ASSIGNMENT: Can the data below be set down again exactly, line for line?

BEGIN THE RECORDS

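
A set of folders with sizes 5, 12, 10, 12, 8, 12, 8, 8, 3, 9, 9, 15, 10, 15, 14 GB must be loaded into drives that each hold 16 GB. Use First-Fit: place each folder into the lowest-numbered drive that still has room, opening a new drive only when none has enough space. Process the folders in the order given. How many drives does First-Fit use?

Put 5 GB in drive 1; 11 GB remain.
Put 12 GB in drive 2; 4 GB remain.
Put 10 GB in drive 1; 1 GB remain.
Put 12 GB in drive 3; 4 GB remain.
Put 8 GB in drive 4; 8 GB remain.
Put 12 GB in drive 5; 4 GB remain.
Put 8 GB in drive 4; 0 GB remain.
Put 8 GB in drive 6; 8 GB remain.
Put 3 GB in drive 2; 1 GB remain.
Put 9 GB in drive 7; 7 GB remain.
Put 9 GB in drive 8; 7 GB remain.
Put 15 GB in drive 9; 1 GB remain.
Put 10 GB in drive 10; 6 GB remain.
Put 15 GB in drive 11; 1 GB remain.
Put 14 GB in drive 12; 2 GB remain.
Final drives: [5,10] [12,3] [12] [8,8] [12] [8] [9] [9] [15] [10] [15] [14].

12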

END THE RECORDS

ANSWER AREA:
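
A set of folders with sizes 5, 12, 10, 12, 8, 12, 8, 8, 3, 9, 9, 15, 10, 15, 14 GB must be loaded into drives that each hold 16 GB. Use First-Fit: place each folder into the lowest-numbered drive that still has room, opening a new drive only when none has enough space. Process the folders in the order given. How many drives does First-Fit use?

Put 5 GB in drive 1; 11 GB remain.
Put 12 GB in drive 2; 4 GB remain.
Put 10 GB in drive 1; 1 GB remain.
Put 12 GB in drive 3; 4 GB remain.
Put 8 GB in drive 4; 8 GB remain.
Put 12 GB in drive 5; 4 GB remain.
Put 8 GB in drive 4; 0 GB remain.
Put 8 GB in drive 6; 8 GB remain.
Put 3 GB in drive 2; 1 GB remain.
Put 9 GB in drive 7; 7 GB remain.
Put 9 GB in drive 8; 7 GB remain.
Put 15 GB in drive 9; 1 GB remain.
Put 10 GB in drive 10; 6 GB remain.
Put 15 GB in drive 11; 1 GB remain.
Put 14 GB in drive 12; 2 GB remain.
Final drives: [5,10] [12,3] [12] [8,8] [12] [8] [9] [9] [15] [10] [15] [14].

12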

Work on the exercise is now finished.